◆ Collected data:
----------------------------------------
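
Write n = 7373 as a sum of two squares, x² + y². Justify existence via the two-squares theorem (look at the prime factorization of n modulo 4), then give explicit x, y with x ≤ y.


Step 1: Factor n = 7373 = 73 · 101.
Step 2: Check the mod-4 condition on each prime factor: 73 ≡ 1 (mod 4), exponent 1; 101 ≡ 1 (mod 4), exponent 1.
All primes ≡ 3 (mod 4) appear to even exponent (or don't appear), so by the two-squares theorem n IS expressible as a sum of two squares.
Step 3: Build a representation. Here n = 73 · 101 is a product of primes ≡ 1 (mod 4). Each prime p ≡ 1 (mod 4) is itself a sum of two squares; find a² by testing p − a² for a perfect square:
  73: 73 − 1² = 72, 73 − 2² = 69, 73 − 3² = 64 = 8² ⇒ 73 = 3² + 8².
  101: 101 − 1² = 100 = 10² ⇒ 101 = 1² + 10².
  Combine using the Brahmagupta–Fibonacci identity (a² + b²)(c² + d²) = (ac − bd)² + (ad + bc)² = (ac + bd)² + (ad − bc)²:
  73 · 101 = 7373: from (3² + 8²)(1² + 10²), take (3·1 − 8·10, 3·10 + 8·1) = (3 − 80, 30 + 8) = (-77, 38); dropping signs (only squares matter) gives (77, 38); check 77² + 38² = 5929 + 1444 = 7373 ✓.
Step 4: Order so x ≤ y and verify: 38² + 77² = 1444 + 5929 = 7373 = n. ✓

n = 7373 = 38² + 77² (one valid representation with x ≤ y).


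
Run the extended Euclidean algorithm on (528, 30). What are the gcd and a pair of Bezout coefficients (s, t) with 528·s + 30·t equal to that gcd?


Euclidean algorithm on (528, 30) — divide until remainder is 0:
  528 = 17 · 30 + 18
  30 = 1 · 18 + 12
  18 = 1 · 12 + 6
  12 = 2 · 6 + 0
gcd(528, 30) = 6.
Track Bezout coefficients alongside the remainders: start with r₀ = 528 = a·1 + b·0 (s = 1, t = 0) and r₁ = 30 = a·0 + b·1 (s = 0, t = 1); each new remainder r_{k+1} = r_{k-1} − q_k·r_k inherits s_{k+1} = s_{k-1} − q_k·s_k, t_{k+1} = t_{k-1} − q_k·t_k, so r_k = a·s_k + b·t_k at every step:
  q = 17: r = 18, s = 1 − 17·0 = 1, t = 0 − 17·1 = -17  (check: 528·1 + 30·(-17) = 18)
  q = 1: r = 12, s = 0 − 1·1 = -1, t = 1 − 1·(-17) = 18  (check: 528·(-1) + 30·18 = 12)
  q = 1: r = 6, s = 1 − 1·(-1) = 2, t = -17 − 1·18 = -35  (check: 528·2 + 30·(-35) = 6)
The row with r = 6 (the gcd) gives the Bezout coefficients s = 2, t = -35.
Result: 528 · (2) + 30 · (-35) = 6.

gcd(528, 30) = 6; s = 2, t = -35 (check: 528·2 + 30·(-35) = 6).


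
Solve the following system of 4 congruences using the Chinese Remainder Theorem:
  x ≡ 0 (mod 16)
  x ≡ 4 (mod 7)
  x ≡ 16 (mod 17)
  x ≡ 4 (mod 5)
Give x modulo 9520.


Product of moduli M = 16 · 7 · 17 · 5 = 9520.
Merge one congruence at a time:
  Start: x ≡ 0 (mod 16).
  Combine with x ≡ 4 (mod 7); new modulus lcm = 112.
    Write x = 0 + 16·t and substitute into x ≡ 4 (mod 7): 16·t ≡ 4 − 0 = 4 (mod 7).
    Reduce coefficients mod 7: 2·t ≡ 4 (mod 7).
    The inverse of 2 mod 7 is 4 (since 2·4 = 8 = 1·7 + 1), so t ≡ 4·4 = 16 ≡ 2 (mod 7).
    Then x = 0 + 16·2 = 32, valid modulo lcm(16, 7) = 112: x ≡ 32 (mod 112).
  Combine with x ≡ 16 (mod 17); new modulus lcm = 1904.
    Write x = 32 + 112·t and substitute into x ≡ 16 (mod 17): 112·t ≡ 16 − 32 = -16 (mod 17).
    Reduce coefficients mod 17: 10·t ≡ 1 (mod 17).
    The inverse of 10 mod 17 is 12 (since 10·12 = 120 = 7·17 + 1), so t ≡ 12·1 = 12 ≡ 12 (mod 17).
    Then x = 32 + 112·12 = 1376, valid modulo lcm(112, 17) = 1904: x ≡ 1376 (mod 1904).
  Combine with x ≡ 4 (mod 5); new modulus lcm = 9520.
    Write x = 1376 + 1904·t and substitute into x ≡ 4 (mod 5): 1904·t ≡ 4 − 1376 = -1372 (mod 5).
    Reduce coefficients mod 5: 4·t ≡ 3 (mod 5).
    The inverse of 4 mod 5 is 4 (since 4·4 = 16 = 3·5 + 1), so t ≡ 4·3 = 12 ≡ 2 (mod 5).
    Then x = 1376 + 1904·2 = 5184, valid modulo lcm(1904, 5) = 9520: x ≡ 5184 (mod 9520).
Verify against each original: 5184 mod 16 = 0, 5184 mod 7 = 4, 5184 mod 17 = 16, 5184 mod 5 = 4.

x ≡ 5184 (mod 9520).


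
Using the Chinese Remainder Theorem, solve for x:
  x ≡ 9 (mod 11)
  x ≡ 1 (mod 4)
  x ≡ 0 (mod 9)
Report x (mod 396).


Moduli 11, 4, 9 are pairwise coprime; by CRT there is a unique solution modulo M = 11 · 4 · 9 = 396.
Solve pairwise, accumulating the modulus:
  Start with x ≡ 9 (mod 11).
  Combine with x ≡ 1 (mod 4): since gcd(11, 4) = 1, we get a unique residue mod 44.
    Write x = 9 + 11·t and substitute into x ≡ 1 (mod 4): 11·t ≡ 1 − 9 = -8 (mod 4).
    Reduce coefficients mod 4: 3·t ≡ 0 (mod 4).
    The inverse of 3 mod 4 is 3 (since 3·3 = 9 = 2·4 + 1), so t ≡ 3·0 = 0 ≡ 0 (mod 4).
    Then x = 9 + 11·0 = 9, valid modulo lcm(11, 4) = 44: x ≡ 9 (mod 44).
  Combine with x ≡ 0 (mod 9): since gcd(44, 9) = 1, we get a unique residue mod 396.
    Write x = 9 + 44·t and substitute into x ≡ 0 (mod 9): 44·t ≡ 0 − 9 = -9 (mod 9).
    Reduce coefficients mod 9: 8·t ≡ 0 (mod 9).
    The inverse of 8 mod 9 is 8 (since 8·8 = 64 = 7·9 + 1), so t ≡ 8·0 = 0 ≡ 0 (mod 9).
    Then x = 9 + 44·0 = 9, valid modulo lcm(44, 9) = 396: x ≡ 9 (mod 396).
Verify: 9 mod 11 = 9 ✓, 9 mod 4 = 1 ✓, 9 mod 9 = 0 ✓.

x ≡ 9 (mod 396).


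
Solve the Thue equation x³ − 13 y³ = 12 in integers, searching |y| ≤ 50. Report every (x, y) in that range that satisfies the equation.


The equation is x³ - 13y³ = 12. For fixed y, x³ = 13·y³ + 12, so a solution requires the RHS to be a perfect cube.
Strategy: iterate y from -50 to 50, compute RHS = 13·y³ + 12, and check whether it is a (positive or negative) perfect cube.
Check small values of y:
  y = 0: RHS = 12 is not a perfect cube.
  y = 1: RHS = 25 is not a perfect cube.
  y = -1: RHS = -1 = (-1)³ ⇒ x = -1 works.
  y = 2: RHS = 116 is not a perfect cube.
  y = -2: RHS = -92 is not a perfect cube.
  y = 3: RHS = 363 is not a perfect cube.
  y = -3: RHS = -339 is not a perfect cube.
Continuing the search up to |y| = 50 finds no further solutions beyond those listed.
Collected solutions: (-1, -1).

Solutions (with |y| ≤ 50): (-1, -1).


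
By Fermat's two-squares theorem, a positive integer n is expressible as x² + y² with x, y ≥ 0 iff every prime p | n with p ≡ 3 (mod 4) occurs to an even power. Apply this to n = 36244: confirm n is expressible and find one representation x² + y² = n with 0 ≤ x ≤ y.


Step 1: Factor n = 36244 = 2^2 · 13 · 17 · 41.
Step 2: Check the mod-4 condition on each prime factor: 2 = 2 (special); 13 ≡ 1 (mod 4), exponent 1; 17 ≡ 1 (mod 4), exponent 1; 41 ≡ 1 (mod 4), exponent 1.
All primes ≡ 3 (mod 4) appear to even exponent (or don't appear), so by the two-squares theorem n IS expressible as a sum of two squares.
Step 3: Build a representation. Group n = k² · m with k = 2 and m = 13 · 17 · 41 = 9061 (a product of primes ≡ 1 (mod 4)); a representation of m scales to one of n via (k·x)² + (k·y)² = k²(x² + y²). Each prime p ≡ 1 (mod 4) is itself a sum of two squares; find a² by testing p − a² for a perfect square:
  13: 13 − 1² = 12, 13 − 2² = 9 = 3² ⇒ 13 = 2² + 3².
  17: 17 − 1² = 16 = 4² ⇒ 17 = 1² + 4².
  41: 41 − 1² = 40, 41 − 2² = 37, 41 − 3² = 32, 41 − 4² = 25 = 5² ⇒ 41 = 4² + 5².
  Combine using the Brahmagupta–Fibonacci identity (a² + b²)(c² + d²) = (ac − bd)² + (ad + bc)² = (ac + bd)² + (ad − bc)²:
  13 · 17 = 221: from (2² + 3²)(1² + 4²), take (2·1 − 3·4, 2·4 + 3·1) = (2 − 12, 8 + 3) = (-10, 11); dropping signs (only squares matter) gives (10, 11); check 10² + 11² = 100 + 121 = 221 ✓.
  221 · 41 = 9061: from (10² + 11²)(4² + 5²), take (10·4 − 11·5, 10·5 + 11·4) = (40 − 55, 50 + 44) = (-15, 94); dropping signs (only squares matter) gives (15, 94); check 15² + 94² = 225 + 8836 = 9061 ✓.
  Scale by k = 2: (2·15, 2·94) = (30, 188).
Step 4: Order so x ≤ y and verify: 30² + 188² = 900 + 35344 = 36244 = n. ✓

n = 36244 = 30² + 188² (one valid representation with x ≤ y).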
----------------------------------------
◆ Task requirements: Please report every line among the entries that includes "Chinese".

◆ Problem solution:
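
Solve the following system of 4 congruences using the Chinese Remainder Theorem:
Using the Chinese Remainder Theorem, solve for x: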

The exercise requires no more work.